- _Assignment_: Nothing should change. Output the data exactly.

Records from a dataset

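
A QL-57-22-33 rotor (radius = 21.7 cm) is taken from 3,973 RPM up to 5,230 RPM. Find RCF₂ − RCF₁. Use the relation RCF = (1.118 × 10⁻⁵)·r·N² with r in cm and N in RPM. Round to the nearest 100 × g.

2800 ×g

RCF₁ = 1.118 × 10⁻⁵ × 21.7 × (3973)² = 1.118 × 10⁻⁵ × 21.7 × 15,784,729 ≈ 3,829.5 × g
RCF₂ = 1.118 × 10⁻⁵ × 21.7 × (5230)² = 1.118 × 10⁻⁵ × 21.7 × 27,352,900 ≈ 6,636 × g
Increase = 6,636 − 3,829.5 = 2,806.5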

- _Result of the exercise_:
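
A QL-57-22-33 rotor (radius = 21.7 cm) is taken from 3,973 RPM up to 5,230 RPM. Find RCF₂ − RCF₁. Use the relation RCF = (1.118 × 10⁻⁵)·r·N² with r in cm and N in RPM. Round to the nearest 100 × g.

2800 ×g

RCF₁ = 1.118 × 10⁻⁵ × 21.7 × (3973)² = 1.118 × 10⁻⁵ × 21.7 × 15,784,729 ≈ 3,829.5 × g
RCF₂ = 1.118 × 10⁻⁵ × 21.7 × (5230)² = 1.118 × 10⁻⁵ × 21.7 × 27,352,900 ≈ 6,636 × g
Increase = 6,636 − 3,829.5 = 2,806.5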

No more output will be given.